• [About this task]: Word for word, please restate the line containing "A deer herd in a reserve follows" and all the lines that follow it to the end of the data.

• [Information provided]:

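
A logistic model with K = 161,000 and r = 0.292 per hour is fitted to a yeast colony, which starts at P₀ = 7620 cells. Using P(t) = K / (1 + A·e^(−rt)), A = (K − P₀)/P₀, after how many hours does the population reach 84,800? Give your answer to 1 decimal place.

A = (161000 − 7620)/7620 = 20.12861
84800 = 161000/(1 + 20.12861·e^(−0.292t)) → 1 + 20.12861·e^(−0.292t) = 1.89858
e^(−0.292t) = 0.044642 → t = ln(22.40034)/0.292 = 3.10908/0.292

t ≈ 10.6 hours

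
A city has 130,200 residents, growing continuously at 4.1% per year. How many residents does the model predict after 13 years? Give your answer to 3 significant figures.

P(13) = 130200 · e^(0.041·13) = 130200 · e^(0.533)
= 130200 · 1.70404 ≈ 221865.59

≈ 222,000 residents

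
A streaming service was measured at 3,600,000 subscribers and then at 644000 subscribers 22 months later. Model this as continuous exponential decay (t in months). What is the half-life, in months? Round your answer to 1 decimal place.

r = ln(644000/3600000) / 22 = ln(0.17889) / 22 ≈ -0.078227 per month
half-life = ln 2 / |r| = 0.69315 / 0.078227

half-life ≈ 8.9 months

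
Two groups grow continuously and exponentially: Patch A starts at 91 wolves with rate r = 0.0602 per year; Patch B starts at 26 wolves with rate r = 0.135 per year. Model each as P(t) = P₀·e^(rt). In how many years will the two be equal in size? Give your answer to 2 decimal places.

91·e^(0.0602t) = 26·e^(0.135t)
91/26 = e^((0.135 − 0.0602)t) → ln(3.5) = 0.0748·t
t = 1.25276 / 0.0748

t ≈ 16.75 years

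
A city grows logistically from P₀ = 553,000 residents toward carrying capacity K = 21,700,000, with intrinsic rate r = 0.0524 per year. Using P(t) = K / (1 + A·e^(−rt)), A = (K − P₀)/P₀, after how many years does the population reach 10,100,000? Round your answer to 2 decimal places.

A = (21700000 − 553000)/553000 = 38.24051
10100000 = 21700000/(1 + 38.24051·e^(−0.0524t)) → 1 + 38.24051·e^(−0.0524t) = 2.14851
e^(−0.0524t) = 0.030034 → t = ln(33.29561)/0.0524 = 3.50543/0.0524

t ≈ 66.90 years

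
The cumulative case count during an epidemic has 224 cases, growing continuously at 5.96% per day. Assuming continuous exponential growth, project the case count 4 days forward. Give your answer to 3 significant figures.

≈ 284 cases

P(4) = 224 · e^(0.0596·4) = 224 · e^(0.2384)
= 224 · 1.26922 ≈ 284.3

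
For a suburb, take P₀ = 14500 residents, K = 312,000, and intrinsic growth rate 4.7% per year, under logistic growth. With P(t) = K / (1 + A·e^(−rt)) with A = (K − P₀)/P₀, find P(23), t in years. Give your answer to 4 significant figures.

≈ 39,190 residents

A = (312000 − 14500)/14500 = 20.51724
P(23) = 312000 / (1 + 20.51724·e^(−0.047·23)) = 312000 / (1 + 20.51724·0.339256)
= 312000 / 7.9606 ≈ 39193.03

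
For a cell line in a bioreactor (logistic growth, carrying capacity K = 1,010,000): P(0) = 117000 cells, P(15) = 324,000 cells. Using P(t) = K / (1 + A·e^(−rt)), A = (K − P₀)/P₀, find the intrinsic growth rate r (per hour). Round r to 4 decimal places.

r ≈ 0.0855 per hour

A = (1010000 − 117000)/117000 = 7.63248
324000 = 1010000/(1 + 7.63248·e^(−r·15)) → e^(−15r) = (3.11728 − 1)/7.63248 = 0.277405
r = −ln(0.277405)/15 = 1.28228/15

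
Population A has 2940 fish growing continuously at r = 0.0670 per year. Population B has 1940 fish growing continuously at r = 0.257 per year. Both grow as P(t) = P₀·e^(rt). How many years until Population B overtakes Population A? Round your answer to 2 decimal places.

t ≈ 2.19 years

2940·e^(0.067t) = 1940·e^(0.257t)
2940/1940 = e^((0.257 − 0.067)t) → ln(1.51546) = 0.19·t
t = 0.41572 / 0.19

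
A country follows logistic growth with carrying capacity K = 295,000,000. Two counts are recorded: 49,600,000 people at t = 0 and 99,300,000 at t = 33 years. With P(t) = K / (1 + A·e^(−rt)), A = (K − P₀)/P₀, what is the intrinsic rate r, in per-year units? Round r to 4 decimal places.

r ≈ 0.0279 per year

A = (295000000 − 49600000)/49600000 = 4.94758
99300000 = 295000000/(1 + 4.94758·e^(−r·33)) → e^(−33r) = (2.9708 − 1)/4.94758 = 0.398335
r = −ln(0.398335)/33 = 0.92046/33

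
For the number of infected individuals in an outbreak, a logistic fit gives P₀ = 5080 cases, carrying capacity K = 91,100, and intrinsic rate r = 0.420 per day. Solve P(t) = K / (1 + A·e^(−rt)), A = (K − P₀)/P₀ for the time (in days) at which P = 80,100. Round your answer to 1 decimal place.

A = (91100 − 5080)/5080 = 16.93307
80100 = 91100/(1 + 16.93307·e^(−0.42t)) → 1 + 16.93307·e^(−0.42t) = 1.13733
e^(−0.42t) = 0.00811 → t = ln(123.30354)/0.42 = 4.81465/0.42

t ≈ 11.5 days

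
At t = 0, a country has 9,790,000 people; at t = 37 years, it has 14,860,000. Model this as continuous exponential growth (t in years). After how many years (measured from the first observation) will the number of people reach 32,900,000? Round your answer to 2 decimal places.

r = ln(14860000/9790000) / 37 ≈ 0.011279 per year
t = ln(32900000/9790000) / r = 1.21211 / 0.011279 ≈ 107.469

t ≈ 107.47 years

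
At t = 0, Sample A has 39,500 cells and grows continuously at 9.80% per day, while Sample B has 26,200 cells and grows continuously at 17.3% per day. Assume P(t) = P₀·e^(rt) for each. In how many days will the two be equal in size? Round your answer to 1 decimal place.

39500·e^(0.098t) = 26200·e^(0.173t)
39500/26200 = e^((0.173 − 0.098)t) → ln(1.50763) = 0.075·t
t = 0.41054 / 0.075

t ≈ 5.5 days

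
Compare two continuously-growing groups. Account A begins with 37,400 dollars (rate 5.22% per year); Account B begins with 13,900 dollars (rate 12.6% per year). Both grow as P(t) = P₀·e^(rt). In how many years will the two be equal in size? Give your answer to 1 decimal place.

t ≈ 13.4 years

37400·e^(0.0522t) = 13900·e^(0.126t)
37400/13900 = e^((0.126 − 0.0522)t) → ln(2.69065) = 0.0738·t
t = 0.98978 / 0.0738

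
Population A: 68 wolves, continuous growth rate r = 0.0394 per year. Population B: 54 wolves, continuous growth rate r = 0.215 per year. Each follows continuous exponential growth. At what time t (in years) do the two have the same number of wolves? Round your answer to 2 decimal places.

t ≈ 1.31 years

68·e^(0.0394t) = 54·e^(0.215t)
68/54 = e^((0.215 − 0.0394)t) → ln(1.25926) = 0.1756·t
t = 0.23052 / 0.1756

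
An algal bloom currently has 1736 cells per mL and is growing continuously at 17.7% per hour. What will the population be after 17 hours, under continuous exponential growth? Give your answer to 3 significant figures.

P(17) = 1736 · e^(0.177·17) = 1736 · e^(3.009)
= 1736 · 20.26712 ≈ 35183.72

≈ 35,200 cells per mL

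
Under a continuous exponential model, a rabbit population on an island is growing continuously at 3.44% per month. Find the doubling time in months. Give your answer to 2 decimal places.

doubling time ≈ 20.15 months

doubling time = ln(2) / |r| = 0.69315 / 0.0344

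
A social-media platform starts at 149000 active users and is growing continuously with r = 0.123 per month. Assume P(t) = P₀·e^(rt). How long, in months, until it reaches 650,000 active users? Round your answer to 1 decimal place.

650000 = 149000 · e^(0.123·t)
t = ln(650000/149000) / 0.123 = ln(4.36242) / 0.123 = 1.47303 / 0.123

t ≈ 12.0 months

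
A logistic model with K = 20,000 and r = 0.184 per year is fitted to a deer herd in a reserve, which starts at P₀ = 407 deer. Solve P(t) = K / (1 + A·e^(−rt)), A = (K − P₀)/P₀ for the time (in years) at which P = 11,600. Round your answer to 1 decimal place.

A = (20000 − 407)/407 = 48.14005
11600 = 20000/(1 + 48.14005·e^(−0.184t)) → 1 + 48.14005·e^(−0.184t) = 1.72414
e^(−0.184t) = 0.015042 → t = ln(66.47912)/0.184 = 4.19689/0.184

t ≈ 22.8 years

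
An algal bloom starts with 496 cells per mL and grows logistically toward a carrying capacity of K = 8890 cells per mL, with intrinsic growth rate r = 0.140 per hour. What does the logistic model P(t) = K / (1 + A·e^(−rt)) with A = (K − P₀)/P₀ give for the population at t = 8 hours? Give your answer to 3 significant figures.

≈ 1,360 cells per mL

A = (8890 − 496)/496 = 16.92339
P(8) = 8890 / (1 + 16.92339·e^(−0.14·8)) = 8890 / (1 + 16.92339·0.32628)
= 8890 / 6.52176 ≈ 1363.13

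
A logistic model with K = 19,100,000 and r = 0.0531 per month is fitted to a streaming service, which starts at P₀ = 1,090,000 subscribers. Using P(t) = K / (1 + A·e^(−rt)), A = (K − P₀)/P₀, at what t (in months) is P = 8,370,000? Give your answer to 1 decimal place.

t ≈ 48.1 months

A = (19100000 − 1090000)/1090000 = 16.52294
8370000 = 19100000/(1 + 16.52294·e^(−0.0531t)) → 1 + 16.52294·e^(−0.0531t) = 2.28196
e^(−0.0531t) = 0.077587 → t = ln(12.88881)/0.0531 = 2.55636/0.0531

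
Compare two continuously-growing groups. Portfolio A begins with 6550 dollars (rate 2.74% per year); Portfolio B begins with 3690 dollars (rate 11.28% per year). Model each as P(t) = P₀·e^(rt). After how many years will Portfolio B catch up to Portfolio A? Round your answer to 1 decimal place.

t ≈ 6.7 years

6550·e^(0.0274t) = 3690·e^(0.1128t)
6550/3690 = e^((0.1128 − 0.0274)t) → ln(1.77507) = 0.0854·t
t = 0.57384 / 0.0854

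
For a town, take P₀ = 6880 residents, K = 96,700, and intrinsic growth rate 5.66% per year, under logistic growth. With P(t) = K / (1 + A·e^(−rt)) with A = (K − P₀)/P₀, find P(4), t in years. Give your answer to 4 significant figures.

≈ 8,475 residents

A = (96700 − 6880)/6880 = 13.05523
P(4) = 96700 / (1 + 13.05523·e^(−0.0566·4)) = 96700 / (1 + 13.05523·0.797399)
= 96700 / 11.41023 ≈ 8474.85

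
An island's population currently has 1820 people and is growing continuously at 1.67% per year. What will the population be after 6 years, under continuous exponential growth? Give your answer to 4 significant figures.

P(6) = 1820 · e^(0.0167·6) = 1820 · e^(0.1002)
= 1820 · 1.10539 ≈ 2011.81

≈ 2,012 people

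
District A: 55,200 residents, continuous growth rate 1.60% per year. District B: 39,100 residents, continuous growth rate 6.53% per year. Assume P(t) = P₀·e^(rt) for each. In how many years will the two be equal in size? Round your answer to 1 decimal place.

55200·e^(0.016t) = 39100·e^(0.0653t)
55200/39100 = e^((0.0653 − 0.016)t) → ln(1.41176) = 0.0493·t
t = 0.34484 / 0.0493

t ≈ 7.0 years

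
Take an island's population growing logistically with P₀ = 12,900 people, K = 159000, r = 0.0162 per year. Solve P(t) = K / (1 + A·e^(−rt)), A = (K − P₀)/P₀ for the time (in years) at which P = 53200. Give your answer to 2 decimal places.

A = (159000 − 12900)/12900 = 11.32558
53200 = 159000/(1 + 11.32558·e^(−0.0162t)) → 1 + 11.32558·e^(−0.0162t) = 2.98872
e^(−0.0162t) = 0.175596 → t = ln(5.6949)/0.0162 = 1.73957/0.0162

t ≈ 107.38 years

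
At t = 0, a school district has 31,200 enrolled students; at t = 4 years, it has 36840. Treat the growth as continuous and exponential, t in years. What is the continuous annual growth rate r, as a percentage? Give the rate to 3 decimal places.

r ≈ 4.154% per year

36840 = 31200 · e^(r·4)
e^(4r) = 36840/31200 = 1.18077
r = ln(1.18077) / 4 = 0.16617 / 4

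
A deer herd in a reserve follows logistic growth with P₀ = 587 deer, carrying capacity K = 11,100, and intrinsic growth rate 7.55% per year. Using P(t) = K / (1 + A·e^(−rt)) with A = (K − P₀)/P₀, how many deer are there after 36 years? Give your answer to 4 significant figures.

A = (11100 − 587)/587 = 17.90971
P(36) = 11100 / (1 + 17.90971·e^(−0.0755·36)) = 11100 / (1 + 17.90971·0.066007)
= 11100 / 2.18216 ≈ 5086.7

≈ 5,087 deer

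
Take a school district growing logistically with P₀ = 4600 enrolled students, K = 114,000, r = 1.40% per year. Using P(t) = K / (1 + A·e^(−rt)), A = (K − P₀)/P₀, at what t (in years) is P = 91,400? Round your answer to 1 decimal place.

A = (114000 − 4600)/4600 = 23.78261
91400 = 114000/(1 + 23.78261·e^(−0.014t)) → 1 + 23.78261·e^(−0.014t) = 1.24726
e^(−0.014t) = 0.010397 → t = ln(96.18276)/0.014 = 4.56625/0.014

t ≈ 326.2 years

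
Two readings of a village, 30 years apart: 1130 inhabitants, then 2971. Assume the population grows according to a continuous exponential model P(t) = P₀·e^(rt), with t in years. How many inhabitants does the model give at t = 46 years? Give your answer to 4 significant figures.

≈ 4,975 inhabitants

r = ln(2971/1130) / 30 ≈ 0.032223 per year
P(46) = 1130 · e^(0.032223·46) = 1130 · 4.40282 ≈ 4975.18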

• [Solution]:
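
A deer herd in a reserve follows logistic growth with P₀ = 587 deer, carrying capacity K = 11,100, and intrinsic growth rate 7.55% per year. Using P(t) = K / (1 + A·e^(−rt)) with A = (K − P₀)/P₀, how many deer are there after 36 years? Give your answer to 4 significant figures.

A = (11100 − 587)/587 = 17.90971
P(36) = 11100 / (1 + 17.90971·e^(−0.0755·36)) = 11100 / (1 + 17.90971·0.066007)
= 11100 / 2.18216 ≈ 5086.7

≈ 5,087 deer

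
Take a school district growing logistically with P₀ = 4600 enrolled students, K = 114,000, r = 1.40% per year. Using P(t) = K / (1 + A·e^(−rt)), A = (K − P₀)/P₀, at what t (in years) is P = 91,400? Round your answer to 1 decimal place.

A = (114000 − 4600)/4600 = 23.78261
91400 = 114000/(1 + 23.78261·e^(−0.014t)) → 1 + 23.78261·e^(−0.014t) = 1.24726
e^(−0.014t) = 0.010397 → t = ln(96.18276)/0.014 = 4.56625/0.014

t ≈ 326.2 years

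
Two readings of a village, 30 years apart: 1130 inhabitants, then 2971. Assume the population grows according to a continuous exponential model P(t) = P₀·e^(rt), with t in years. How many inhabitants does the model give at t = 46 years? Give your answer to 4 significant figures.

≈ 4,975 inhabitants

r = ln(2971/1130) / 30 ≈ 0.032223 per year
P(46) = 1130 · e^(0.032223·46) = 1130 · 4.40282 ≈ 4975.18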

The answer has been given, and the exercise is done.